Stored data:
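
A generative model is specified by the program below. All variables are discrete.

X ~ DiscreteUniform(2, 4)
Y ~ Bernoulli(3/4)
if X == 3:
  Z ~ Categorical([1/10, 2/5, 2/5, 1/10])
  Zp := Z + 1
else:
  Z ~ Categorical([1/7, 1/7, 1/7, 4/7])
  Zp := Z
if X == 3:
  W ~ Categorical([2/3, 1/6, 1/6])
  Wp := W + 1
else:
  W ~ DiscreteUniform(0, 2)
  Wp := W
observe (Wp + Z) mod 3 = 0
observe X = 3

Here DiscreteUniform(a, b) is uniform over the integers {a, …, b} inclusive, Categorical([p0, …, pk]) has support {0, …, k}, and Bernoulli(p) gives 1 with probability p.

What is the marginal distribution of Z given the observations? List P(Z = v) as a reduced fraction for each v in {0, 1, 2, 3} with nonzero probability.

Enumerate traces; 8 have nonzero weight after conditioning:
  (X=3, Y=0, Z=0, W=2) weight 1/720
  (X=3, Y=0, Z=1, W=1) weight 1/180
  (X=3, Y=0, Z=2, W=0) weight 1/45
  (X=3, Y=0, Z=3, W=2) weight 1/720
  (X=3, Y=1, Z=0, W=2) weight 1/240
  (X=3, Y=1, Z=1, W=1) weight 1/60
  (X=3, Y=1, Z=2, W=0) weight 1/15
  (X=3, Y=1, Z=3, W=2) weight 1/240
Group by Z:
  weight(Z=0) = 1/180
  weight(Z=1) = 1/45
  weight(Z=2) = 4/45
  weight(Z=3) = 1/180
Total weight = 1/180 + 1/45 + 4/45 + 1/180 = 11/90
P(Z=0 | obs) = 1/180 / 11/90 = 1/22
P(Z=1 | obs) = 1/45 / 11/90 = 2/11
P(Z=2 | obs) = 4/45 / 11/90 = 8/11
P(Z=3 | obs) = 1/180 / 11/90 = 1/22

P(Z=0) = 1/22, P(Z=1) = 2/11, P(Z=2) = 8/11, P(Z=3) = 1/22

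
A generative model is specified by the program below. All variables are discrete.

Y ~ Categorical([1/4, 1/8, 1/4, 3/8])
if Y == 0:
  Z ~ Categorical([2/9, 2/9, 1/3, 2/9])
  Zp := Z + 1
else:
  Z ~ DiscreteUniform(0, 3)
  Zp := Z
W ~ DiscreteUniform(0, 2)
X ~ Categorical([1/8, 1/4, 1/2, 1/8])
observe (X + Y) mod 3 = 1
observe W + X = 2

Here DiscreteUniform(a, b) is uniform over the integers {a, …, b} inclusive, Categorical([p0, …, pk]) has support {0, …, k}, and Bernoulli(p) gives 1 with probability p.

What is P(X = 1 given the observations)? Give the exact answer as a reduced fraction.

Enumerate traces; 16 have nonzero weight after conditioning:
  (Y=0, Z=0, W=1, X=1) weight 1/216
  (Y=0, Z=1, W=1, X=1) weight 1/216
  (Y=0, Z=2, W=1, X=1) weight 1/144
  (Y=0, Z=3, W=1, X=1) weight 1/216
  (Y=1, Z=0, W=2, X=0) weight 1/768
  (Y=1, Z=1, W=2, X=0) weight 1/768
  (Y=1, Z=2, W=2, X=0) weight 1/768
  (Y=1, Z=3, W=2, X=0) weight 1/768
  (Y=2, Z=0, W=0, X=2) weight 1/96
  … 7 more
Group by X:
  weight(X=0) = 1/192
  weight(X=1) = 5/96
  weight(X=2) = 1/24
Total weight = 1/192 + 5/96 + 1/24 = 19/192
P(X=0 | obs) = 1/192 / 19/192 = 1/19
P(X=1 | obs) = 5/96 / 19/192 = 10/19
P(X=2 | obs) = 1/24 / 19/192 = 8/19

P(X = 1 | obs) = 10/19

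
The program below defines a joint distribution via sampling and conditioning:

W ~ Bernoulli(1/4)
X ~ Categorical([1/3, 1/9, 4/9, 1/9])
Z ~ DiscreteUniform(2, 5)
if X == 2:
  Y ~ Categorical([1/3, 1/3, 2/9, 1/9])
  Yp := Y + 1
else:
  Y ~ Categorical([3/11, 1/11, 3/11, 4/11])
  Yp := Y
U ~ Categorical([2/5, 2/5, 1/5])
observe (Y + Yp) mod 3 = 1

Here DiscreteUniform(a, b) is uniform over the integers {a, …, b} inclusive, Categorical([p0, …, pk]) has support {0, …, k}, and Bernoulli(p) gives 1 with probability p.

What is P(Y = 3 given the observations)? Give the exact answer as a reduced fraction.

Enumerate traces; 120 have nonzero weight after conditioning:
  (W=0, X=0, Z=2, Y=2, U=0) weight 3/440
  (W=0, X=0, Z=2, Y=2, U=1) weight 3/440
  (W=0, X=0, Z=2, Y=2, U=2) weight 3/880
  (W=0, X=0, Z=3, Y=2, U=0) weight 3/440
  (W=0, X=0, Z=3, Y=2, U=1) weight 3/440
  (W=0, X=0, Z=3, Y=2, U=2) weight 3/880
  (W=0, X=0, Z=4, Y=2, U=0) weight 3/440
  (W=0, X=0, Z=4, Y=2, U=1) weight 3/440
  (W=0, X=2, Z=2, Y=0, U=0) weight 1/90
  (W=0, X=2, Z=2, Y=3, U=0) weight 1/270
  … 110 more
Group by Y:
  weight(Y=0) = 4/27
  weight(Y=2) = 5/33
  weight(Y=3) = 4/81
Total weight = 4/27 + 5/33 + 4/81 = 311/891
P(Y=0 | obs) = 4/27 / 311/891 = 132/311
P(Y=2 | obs) = 5/33 / 311/891 = 135/311
P(Y=3 | obs) = 4/81 / 311/891 = 44/311

P(Y = 3 | obs) = 44/311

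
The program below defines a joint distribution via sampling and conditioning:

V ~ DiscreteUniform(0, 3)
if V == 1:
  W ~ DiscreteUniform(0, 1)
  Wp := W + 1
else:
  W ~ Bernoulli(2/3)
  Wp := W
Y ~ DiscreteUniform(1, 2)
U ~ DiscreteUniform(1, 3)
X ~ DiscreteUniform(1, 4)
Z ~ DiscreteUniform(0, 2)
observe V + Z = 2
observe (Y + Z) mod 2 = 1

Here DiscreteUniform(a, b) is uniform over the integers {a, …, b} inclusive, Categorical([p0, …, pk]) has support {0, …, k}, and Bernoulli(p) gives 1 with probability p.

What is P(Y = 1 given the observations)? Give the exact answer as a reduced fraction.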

--- TASK DESCRIPTION ---
Every entry should be retyped exactly as it appears.

--- SOLVED PROBLEM ---
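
A generative model is specified by the program below. All variables are discrete.

X ~ DiscreteUniform(2, 4)
Y ~ Bernoulli(3/4)
if X == 3:
  Z ~ Categorical([1/10, 2/5, 2/5, 1/10])
  Zp := Z + 1
else:
  Z ~ Categorical([1/7, 1/7, 1/7, 4/7])
  Zp := Z
if X == 3:
  W ~ Categorical([2/3, 1/6, 1/6])
  Wp := W + 1
else:
  W ~ DiscreteUniform(0, 2)
  Wp := W
observe (Wp + Z) mod 3 = 0
observe X = 3

Here DiscreteUniform(a, b) is uniform over the integers {a, …, b} inclusive, Categorical([p0, …, pk]) has support {0, …, k}, and Bernoulli(p) gives 1 with probability p.

What is the marginal distribution of Z given the observations? List P(Z = v) as a reduced fraction for each v in {0, 1, 2, 3} with nonzero probability.

Enumerate traces; 8 have nonzero weight after conditioning:
  (X=3, Y=0, Z=0, W=2) weight 1/720
  (X=3, Y=0, Z=1, W=1) weight 1/180
  (X=3, Y=0, Z=2, W=0) weight 1/45
  (X=3, Y=0, Z=3, W=2) weight 1/720
  (X=3, Y=1, Z=0, W=2) weight 1/240
  (X=3, Y=1, Z=1, W=1) weight 1/60
  (X=3, Y=1, Z=2, W=0) weight 1/15
  (X=3, Y=1, Z=3, W=2) weight 1/240
Group by Z:
  weight(Z=0) = 1/180
  weight(Z=1) = 1/45
  weight(Z=2) = 4/45
  weight(Z=3) = 1/180
Total weight = 1/180 + 1/45 + 4/45 + 1/180 = 11/90
P(Z=0 | obs) = 1/180 / 11/90 = 1/22
P(Z=1 | obs) = 1/45 / 11/90 = 2/11
P(Z=2 | obs) = 4/45 / 11/90 = 8/11
P(Z=3 | obs) = 1/180 / 11/90 = 1/22

P(Z=0) = 1/22, P(Z=1) = 2/11, P(Z=2) = 8/11, P(Z=3) = 1/22

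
A generative model is specified by the program below. All variables are discrete.

Y ~ Categorical([1/4, 1/8, 1/4, 3/8])
if Y == 0:
  Z ~ Categorical([2/9, 2/9, 1/3, 2/9])
  Zp := Z + 1
else:
  Z ~ DiscreteUniform(0, 3)
  Zp := Z
W ~ DiscreteUniform(0, 2)
X ~ Categorical([1/8, 1/4, 1/2, 1/8])
observe (X + Y) mod 3 = 1
observe W + X = 2

Here DiscreteUniform(a, b) is uniform over the integers {a, …, b} inclusive, Categorical([p0, …, pk]) has support {0, …, k}, and Bernoulli(p) gives 1 with probability p.

What is P(X = 1 given the observations)? Give the exact answer as a reduced fraction.

Enumerate traces; 16 have nonzero weight after conditioning:
  (Y=0, Z=0, W=1, X=1) weight 1/216
  (Y=0, Z=1, W=1, X=1) weight 1/216
  (Y=0, Z=2, W=1, X=1) weight 1/144
  (Y=0, Z=3, W=1, X=1) weight 1/216
  (Y=1, Z=0, W=2, X=0) weight 1/768
  (Y=1, Z=1, W=2, X=0) weight 1/768
  (Y=1, Z=2, W=2, X=0) weight 1/768
  (Y=1, Z=3, W=2, X=0) weight 1/768
  (Y=2, Z=0, W=0, X=2) weight 1/96
  … 7 more
Group by X:
  weight(X=0) = 1/192
  weight(X=1) = 5/96
  weight(X=2) = 1/24
Total weight = 1/192 + 5/96 + 1/24 = 19/192
P(X=0 | obs) = 1/192 / 19/192 = 1/19
P(X=1 | obs) = 5/96 / 19/192 = 10/19
P(X=2 | obs) = 1/24 / 19/192 = 8/19

P(X = 1 | obs) = 10/19

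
The program below defines a joint distribution via sampling and conditioning:

W ~ Bernoulli(1/4)
X ~ Categorical([1/3, 1/9, 4/9, 1/9])
Z ~ DiscreteUniform(2, 5)
if X == 2:
  Y ~ Categorical([1/3, 1/3, 2/9, 1/9])
  Yp := Y + 1
else:
  Y ~ Categorical([3/11, 1/11, 3/11, 4/11])
  Yp := Y
U ~ Categorical([2/5, 2/5, 1/5])
observe (Y + Yp) mod 3 = 1

Here DiscreteUniform(a, b) is uniform over the integers {a, …, b} inclusive, Categorical([p0, …, pk]) has support {0, …, k}, and Bernoulli(p) gives 1 with probability p.

What is P(Y = 3 given the observations)? Give the exact answer as a reduced fraction.

Enumerate traces; 120 have nonzero weight after conditioning:
  (W=0, X=0, Z=2, Y=2, U=0) weight 3/440
  (W=0, X=0, Z=2, Y=2, U=1) weight 3/440
  (W=0, X=0, Z=2, Y=2, U=2) weight 3/880
  (W=0, X=0, Z=3, Y=2, U=0) weight 3/440
  (W=0, X=0, Z=3, Y=2, U=1) weight 3/440
  (W=0, X=0, Z=3, Y=2, U=2) weight 3/880
  (W=0, X=0, Z=4, Y=2, U=0) weight 3/440
  (W=0, X=0, Z=4, Y=2, U=1) weight 3/440
  (W=0, X=2, Z=2, Y=0, U=0) weight 1/90
  (W=0, X=2, Z=2, Y=3, U=0) weight 1/270
  … 110 more
Group by Y:
  weight(Y=0) = 4/27
  weight(Y=2) = 5/33
  weight(Y=3) = 4/81
Total weight = 4/27 + 5/33 + 4/81 = 311/891
P(Y=0 | obs) = 4/27 / 311/891 = 132/311
P(Y=2 | obs) = 5/33 / 311/891 = 135/311
P(Y=3 | obs) = 4/81 / 311/891 = 44/311

P(Y = 3 | obs) = 44/311

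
The program below defines a joint distribution via sampling and conditioning:

V ~ DiscreteUniform(0, 3)
if V == 1:
  W ~ DiscreteUniform(0, 1)
  Wp := W + 1
else:
  W ~ Bernoulli(2/3)
  Wp := W
Y ~ DiscreteUniform(1, 2)
U ~ DiscreteUniform(1, 3)
X ~ DiscreteUniform(1, 4)
Z ~ DiscreteUniform(0, 2)
observe V + Z = 2
observe (Y + Z) mod 2 = 1

Here DiscreteUniform(a, b) is uniform over the integers {a, …, b} inclusive, Categorical([p0, …, pk]) has support {0, …, k}, and Bernoulli(p) gives 1 with probability p.

What is P(Y = 1 given the observations)? Give the exact answer as a reduced fraction.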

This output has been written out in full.